TASK PROMPT ▸
Produce a character-for-character copy of the data below.

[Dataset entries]

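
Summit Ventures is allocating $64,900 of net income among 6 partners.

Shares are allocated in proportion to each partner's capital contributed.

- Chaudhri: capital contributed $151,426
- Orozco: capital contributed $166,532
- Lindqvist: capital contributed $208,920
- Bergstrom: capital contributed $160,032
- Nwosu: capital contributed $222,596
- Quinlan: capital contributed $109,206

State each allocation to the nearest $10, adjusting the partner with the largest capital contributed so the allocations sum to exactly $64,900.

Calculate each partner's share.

Combined capital contributed = 151,426 + 166,532 + 208,920 + 160,032 + 222,596 + 109,206 = 1,018,712.
Pro-rata amounts: Chaudhri 9,647.03; Orozco 10,609.40; Lindqvist 13,309.85; Bergstrom 10,195.30; Nwosu 14,181.12; Quinlan 6,957.28.
After rounding ($10): Chaudhri $9,650; Orozco $10,610; Lindqvist $13,310; Bergstrom $10,200; Nwosu $14,180; Quinlan $6,960. Sum = $64,910.
Difference $64,900 − $64,910 = −$10 applied to largest capital contributed (Nwosu): Nwosu becomes $14,170.

Chaudhri: $9,650 · Orozco: $10,610 · Lindqvist: $13,310 · Bergstrom: $10,200 · Nwosu: $14,170 · Quinlan: $6,960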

EXERCISE RESPONSE ▸
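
Summit Ventures is allocating $64,900 of net income among 6 partners.

Shares are allocated in proportion to each partner's capital contributed.

- Chaudhri: capital contributed $151,426
- Orozco: capital contributed $166,532
- Lindqvist: capital contributed $208,920
- Bergstrom: capital contributed $160,032
- Nwosu: capital contributed $222,596
- Quinlan: capital contributed $109,206

State each allocation to the nearest $10, adjusting the partner with the largest capital contributed so the allocations sum to exactly $64,900.

Calculate each partner's share.

Combined capital contributed = 151,426 + 166,532 + 208,920 + 160,032 + 222,596 + 109,206 = 1,018,712.
Pro-rata amounts: Chaudhri 9,647.03; Orozco 10,609.40; Lindqvist 13,309.85; Bergstrom 10,195.30; Nwosu 14,181.12; Quinlan 6,957.28.
After rounding ($10): Chaudhri $9,650; Orozco $10,610; Lindqvist $13,310; Bergstrom $10,200; Nwosu $14,180; Quinlan $6,960. Sum = $64,910.
Difference $64,900 − $64,910 = −$10 applied to largest capital contributed (Nwosu): Nwosu becomes $14,170.

Chaudhri: $9,650 · Orozco: $10,610 · Lindqvist: $13,310 · Bergstrom: $10,200 · Nwosu: $14,170 · Quinlan: $6,960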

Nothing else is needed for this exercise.